[Collected data]
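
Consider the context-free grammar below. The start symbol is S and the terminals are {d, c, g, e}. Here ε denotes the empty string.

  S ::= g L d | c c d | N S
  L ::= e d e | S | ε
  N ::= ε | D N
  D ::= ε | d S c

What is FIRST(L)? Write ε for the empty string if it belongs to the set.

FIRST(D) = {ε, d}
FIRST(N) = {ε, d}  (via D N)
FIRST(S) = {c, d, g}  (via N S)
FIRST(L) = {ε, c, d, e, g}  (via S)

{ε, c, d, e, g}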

--

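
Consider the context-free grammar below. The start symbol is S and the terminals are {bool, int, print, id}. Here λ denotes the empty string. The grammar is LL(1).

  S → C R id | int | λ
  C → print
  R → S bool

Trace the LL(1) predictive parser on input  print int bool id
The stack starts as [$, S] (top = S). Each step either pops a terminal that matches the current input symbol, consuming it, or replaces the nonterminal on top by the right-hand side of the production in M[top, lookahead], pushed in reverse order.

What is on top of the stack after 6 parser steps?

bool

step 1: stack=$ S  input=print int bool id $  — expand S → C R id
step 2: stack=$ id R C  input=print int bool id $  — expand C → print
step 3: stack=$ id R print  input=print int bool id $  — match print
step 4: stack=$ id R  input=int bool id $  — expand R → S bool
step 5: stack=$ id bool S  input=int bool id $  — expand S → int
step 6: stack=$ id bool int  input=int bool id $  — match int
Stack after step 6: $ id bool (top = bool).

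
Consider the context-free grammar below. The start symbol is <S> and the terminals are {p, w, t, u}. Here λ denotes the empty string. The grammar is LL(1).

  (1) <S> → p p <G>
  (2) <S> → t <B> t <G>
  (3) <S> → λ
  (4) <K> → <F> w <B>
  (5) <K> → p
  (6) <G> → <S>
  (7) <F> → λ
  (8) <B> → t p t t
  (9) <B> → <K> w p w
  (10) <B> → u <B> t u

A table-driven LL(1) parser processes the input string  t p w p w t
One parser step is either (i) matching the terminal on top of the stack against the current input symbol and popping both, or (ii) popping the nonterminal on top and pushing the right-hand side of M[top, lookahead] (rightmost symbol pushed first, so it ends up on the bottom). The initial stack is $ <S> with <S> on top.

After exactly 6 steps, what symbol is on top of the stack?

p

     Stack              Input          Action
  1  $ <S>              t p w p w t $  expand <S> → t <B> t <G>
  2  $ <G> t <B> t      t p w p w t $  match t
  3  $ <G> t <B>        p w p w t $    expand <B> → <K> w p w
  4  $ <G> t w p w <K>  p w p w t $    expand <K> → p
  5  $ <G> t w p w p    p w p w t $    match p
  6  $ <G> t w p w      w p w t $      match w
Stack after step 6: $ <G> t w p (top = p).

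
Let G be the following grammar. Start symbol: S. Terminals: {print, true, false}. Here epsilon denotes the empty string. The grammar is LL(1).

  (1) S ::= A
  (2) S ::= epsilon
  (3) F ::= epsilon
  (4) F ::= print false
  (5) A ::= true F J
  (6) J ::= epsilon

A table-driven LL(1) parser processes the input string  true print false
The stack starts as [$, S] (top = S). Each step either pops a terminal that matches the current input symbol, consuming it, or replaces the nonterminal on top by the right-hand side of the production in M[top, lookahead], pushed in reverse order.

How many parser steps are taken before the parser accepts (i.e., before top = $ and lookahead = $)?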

## Description of the task
Among the entries above, copy exactly only the lines starting with the one containing "One parser step" and going through the one containing "true print false", both ends included.

## Written response
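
One parser step is either (i) matching the terminal on top of the stack against the current input symbol and popping both, or (ii) popping the nonterminal on top and pushing the right-hand side of M[top, lookahead] (rightmost symbol pushed first, so it ends up on the bottom). The initial stack is $ <S> with <S> on top.

After exactly 6 steps, what symbol is on top of the stack?

p

     Stack              Input          Action
  1  $ <S>              t p w p w t $  expand <S> → t <B> t <G>
  2  $ <G> t <B> t      t p w p w t $  match t
  3  $ <G> t <B>        p w p w t $    expand <B> → <K> w p w
  4  $ <G> t w p w <K>  p w p w t $    expand <K> → p
  5  $ <G> t w p w p    p w p w t $    match p
  6  $ <G> t w p w      w p w t $      match w
Stack after step 6: $ <G> t w p (top = p).

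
Let G be the following grammar. Start symbol: S. Terminals: {print, true, false}. Here epsilon denotes the empty string. The grammar is LL(1).

  (1) S ::= A
  (2) S ::= epsilon
  (3) F ::= epsilon
  (4) F ::= print false
  (5) A ::= true F J
  (6) J ::= epsilon

A table-driven LL(1) parser processes the input string  true print false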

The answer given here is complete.